> [EXERCISE OBJECTIVE]: Give every entry again, exactly.

Stored items
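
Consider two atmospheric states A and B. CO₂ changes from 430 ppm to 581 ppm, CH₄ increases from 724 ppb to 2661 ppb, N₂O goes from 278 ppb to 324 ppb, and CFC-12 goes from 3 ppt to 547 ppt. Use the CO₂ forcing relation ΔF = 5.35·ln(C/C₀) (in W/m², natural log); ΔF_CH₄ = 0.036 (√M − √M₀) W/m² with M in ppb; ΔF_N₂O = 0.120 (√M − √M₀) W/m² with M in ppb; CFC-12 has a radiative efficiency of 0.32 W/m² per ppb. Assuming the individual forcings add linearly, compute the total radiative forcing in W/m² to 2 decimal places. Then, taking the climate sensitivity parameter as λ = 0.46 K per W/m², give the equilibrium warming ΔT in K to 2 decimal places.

ΔF = 2.83 W/m²; ΔT = 1.30 K

CO₂: 5.35 × ln(581/430) = 5.35 × ln(1.35116) = 5.35 × 0.30096 = 1.6101 W/m².
CH₄: 0.036 × (√2661 − √724) = 0.036 × (51.5849 − 26.9072) = 0.036 × 24.6777 = 0.8884 W/m².
N₂O: 0.120 × (√324 − √278) = 0.120 × (18.0000 − 16.6733) = 0.120 × 1.3267 = 0.1592 W/m².
CFC-12: Δ = 547 − 3 = 544 ppt = 0.544 ppb; ΔF = 0.32 × 0.544 = 0.1741 W/m².
Total ΔF = 1.6101 + 0.8884 + 0.1592 + 0.1741 = 2.8318 W/m².
ΔT = λ ΔF = 0.46 × 2.83 = 1.3018 K.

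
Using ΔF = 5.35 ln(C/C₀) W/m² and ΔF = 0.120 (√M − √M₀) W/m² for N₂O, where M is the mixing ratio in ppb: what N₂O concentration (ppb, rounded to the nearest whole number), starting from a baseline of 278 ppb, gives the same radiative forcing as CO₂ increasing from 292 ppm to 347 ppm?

M ≈ 594 ppb

CO₂ forcing: 5.35 × ln(347/292) = 5.35 × 0.172571 = 0.92325 W/m².
Set 0.120(√M − √278) = 0.92325: √M = 0.92325/0.120 + √278 = 7.6938 + 16.6733 = 24.3671.
M = (24.3671)² = 593.76 ppb.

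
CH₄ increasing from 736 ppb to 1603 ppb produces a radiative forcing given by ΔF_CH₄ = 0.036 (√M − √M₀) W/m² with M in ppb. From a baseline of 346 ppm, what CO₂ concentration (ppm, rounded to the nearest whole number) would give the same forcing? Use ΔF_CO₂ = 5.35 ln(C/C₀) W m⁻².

C ≈ 377 ppm

CH₄ forcing: 0.036 × (√1603 − √736) = 0.036 × (40.0375 − 27.1293) = 0.036 × 12.9082 = 0.46470 W/m².
Set 5.35 ln(C/346) = 0.46470: ln(C/346) = 0.46470/5.35 = 0.08686, so C = 346 × e^0.08686 = 346 × 1.09074 = 377.40 ppm.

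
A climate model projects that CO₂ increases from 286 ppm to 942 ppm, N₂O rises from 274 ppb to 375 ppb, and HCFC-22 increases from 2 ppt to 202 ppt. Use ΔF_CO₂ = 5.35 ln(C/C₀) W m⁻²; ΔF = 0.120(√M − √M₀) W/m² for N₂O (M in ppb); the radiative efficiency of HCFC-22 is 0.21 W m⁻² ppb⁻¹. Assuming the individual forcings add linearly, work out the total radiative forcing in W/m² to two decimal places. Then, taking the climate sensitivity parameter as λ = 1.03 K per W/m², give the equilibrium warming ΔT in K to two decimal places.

ΔF = 6.76 W/m²; ΔT = 6.96 K

CO₂: 5.35 × ln(942/286) = 5.35 × ln(3.29371) = 5.35 × 1.19201 = 6.3773 W/m².
N₂O: 0.120 × (√375 − √274) = 0.120 × (19.3649 − 16.5529) = 0.120 × 2.8120 = 0.3374 W/m².
HCFC-22: Δ = 202 − 2 = 200 ppt = 0.200 ppb; ΔF = 0.21 × 0.200 = 0.0420 W/m².
Total ΔF = 6.3773 + 0.3374 + 0.0420 = 6.7567 W/m².
ΔT = λ ΔF = 1.03 × 6.76 = 6.9628 K.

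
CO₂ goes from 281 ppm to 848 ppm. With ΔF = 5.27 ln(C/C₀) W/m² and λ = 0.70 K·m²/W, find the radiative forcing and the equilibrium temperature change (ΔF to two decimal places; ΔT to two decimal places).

CO₂: 5.27 × ln(848/281) = 5.27 × ln(3.01779) = 5.27 × 1.10452 = 5.8208 W/m².
ΔT = λ ΔF = 0.70 × 5.82 = 4.0740 K.

ΔF = 5.82 W/m²; ΔT = 4.07 K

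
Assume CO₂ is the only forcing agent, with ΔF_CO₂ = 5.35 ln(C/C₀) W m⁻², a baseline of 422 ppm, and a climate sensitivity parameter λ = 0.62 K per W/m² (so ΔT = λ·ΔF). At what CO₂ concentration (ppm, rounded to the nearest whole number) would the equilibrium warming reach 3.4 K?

C ≈ 1176 ppm

Required forcing: ΔF = ΔT/λ = 3.4/0.62 = 5.4839 W/m².
Then ln(C/422) = ΔF/5.35 = 5.4839/5.35 = 1.02503.
So C = 422 × e^1.02503 = 422 × 2.78718 = 1176.19 ppm.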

> [EXERCISE RESULT]:
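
Consider two atmospheric states A and B. CO₂ changes from 430 ppm to 581 ppm, CH₄ increases from 724 ppb to 2661 ppb, N₂O goes from 278 ppb to 324 ppb, and CFC-12 goes from 3 ppt to 547 ppt. Use the CO₂ forcing relation ΔF = 5.35·ln(C/C₀) (in W/m², natural log); ΔF_CH₄ = 0.036 (√M − √M₀) W/m² with M in ppb; ΔF_N₂O = 0.120 (√M − √M₀) W/m² with M in ppb; CFC-12 has a radiative efficiency of 0.32 W/m² per ppb. Assuming the individual forcings add linearly, compute the total radiative forcing in W/m² to 2 decimal places. Then, taking the climate sensitivity parameter as λ = 0.46 K per W/m², give the equilibrium warming ΔT in K to 2 decimal places.

ΔF = 2.83 W/m²; ΔT = 1.30 K

CO₂: 5.35 × ln(581/430) = 5.35 × ln(1.35116) = 5.35 × 0.30096 = 1.6101 W/m².
CH₄: 0.036 × (√2661 − √724) = 0.036 × (51.5849 − 26.9072) = 0.036 × 24.6777 = 0.8884 W/m².
N₂O: 0.120 × (√324 − √278) = 0.120 × (18.0000 − 16.6733) = 0.120 × 1.3267 = 0.1592 W/m².
CFC-12: Δ = 547 − 3 = 544 ppt = 0.544 ppb; ΔF = 0.32 × 0.544 = 0.1741 W/m².
Total ΔF = 1.6101 + 0.8884 + 0.1592 + 0.1741 = 2.8318 W/m².
ΔT = λ ΔF = 0.46 × 2.83 = 1.3018 K.

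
Using ΔF = 5.35 ln(C/C₀) W/m² and ΔF = 0.120 (√M − √M₀) W/m² for N₂O, where M is the mixing ratio in ppb: what N₂O concentration (ppb, rounded to the nearest whole number), starting from a baseline of 278 ppb, gives the same radiative forcing as CO₂ increasing from 292 ppm to 347 ppm?

M ≈ 594 ppb

CO₂ forcing: 5.35 × ln(347/292) = 5.35 × 0.172571 = 0.92325 W/m².
Set 0.120(√M − √278) = 0.92325: √M = 0.92325/0.120 + √278 = 7.6938 + 16.6733 = 24.3671.
M = (24.3671)² = 593.76 ppb.

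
CH₄ increasing from 736 ppb to 1603 ppb produces a radiative forcing given by ΔF_CH₄ = 0.036 (√M − √M₀) W/m² with M in ppb. From a baseline of 346 ppm, what CO₂ concentration (ppm, rounded to the nearest whole number) would give the same forcing? Use ΔF_CO₂ = 5.35 ln(C/C₀) W m⁻².

C ≈ 377 ppm

CH₄ forcing: 0.036 × (√1603 − √736) = 0.036 × (40.0375 − 27.1293) = 0.036 × 12.9082 = 0.46470 W/m².
Set 5.35 ln(C/346) = 0.46470: ln(C/346) = 0.46470/5.35 = 0.08686, so C = 346 × e^0.08686 = 346 × 1.09074 = 377.40 ppm.

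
A climate model projects that CO₂ increases from 286 ppm to 942 ppm, N₂O rises from 274 ppb to 375 ppb, and HCFC-22 increases from 2 ppt to 202 ppt. Use ΔF_CO₂ = 5.35 ln(C/C₀) W m⁻²; ΔF = 0.120(√M − √M₀) W/m² for N₂O (M in ppb); the radiative efficiency of HCFC-22 is 0.21 W m⁻² ppb⁻¹. Assuming the individual forcings add linearly, work out the total radiative forcing in W/m² to two decimal places. Then, taking the climate sensitivity parameter as λ = 1.03 K per W/m², give the equilibrium warming ΔT in K to two decimal places.

ΔF = 6.76 W/m²; ΔT = 6.96 K

CO₂: 5.35 × ln(942/286) = 5.35 × ln(3.29371) = 5.35 × 1.19201 = 6.3773 W/m².
N₂O: 0.120 × (√375 − √274) = 0.120 × (19.3649 − 16.5529) = 0.120 × 2.8120 = 0.3374 W/m².
HCFC-22: Δ = 202 − 2 = 200 ppt = 0.200 ppb; ΔF = 0.21 × 0.200 = 0.0420 W/m².
Total ΔF = 6.3773 + 0.3374 + 0.0420 = 6.7567 W/m².
ΔT = λ ΔF = 1.03 × 6.76 = 6.9628 K.

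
CO₂ goes from 281 ppm to 848 ppm. With ΔF = 5.27 ln(C/C₀) W/m² and λ = 0.70 K·m²/W, find the radiative forcing and the equilibrium temperature change (ΔF to two decimal places; ΔT to two decimal places).

CO₂: 5.27 × ln(848/281) = 5.27 × ln(3.01779) = 5.27 × 1.10452 = 5.8208 W/m².
ΔT = λ ΔF = 0.70 × 5.82 = 4.0740 K.

ΔF = 5.82 W/m²; ΔT = 4.07 K

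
Assume CO₂ is the only forcing agent, with ΔF_CO₂ = 5.35 ln(C/C₀) W m⁻², a baseline of 422 ppm, and a climate sensitivity parameter λ = 0.62 K per W/m² (so ΔT = λ·ΔF). At what CO₂ concentration (ppm, rounded to the nearest whole number) would the equilibrium warming reach 3.4 K?

C ≈ 1176 ppm

Required forcing: ΔF = ΔT/λ = 3.4/0.62 = 5.4839 W/m².
Then ln(C/422) = ΔF/5.35 = 5.4839/5.35 = 1.02503.
So C = 422 × e^1.02503 = 422 × 2.78718 = 1176.19 ppm.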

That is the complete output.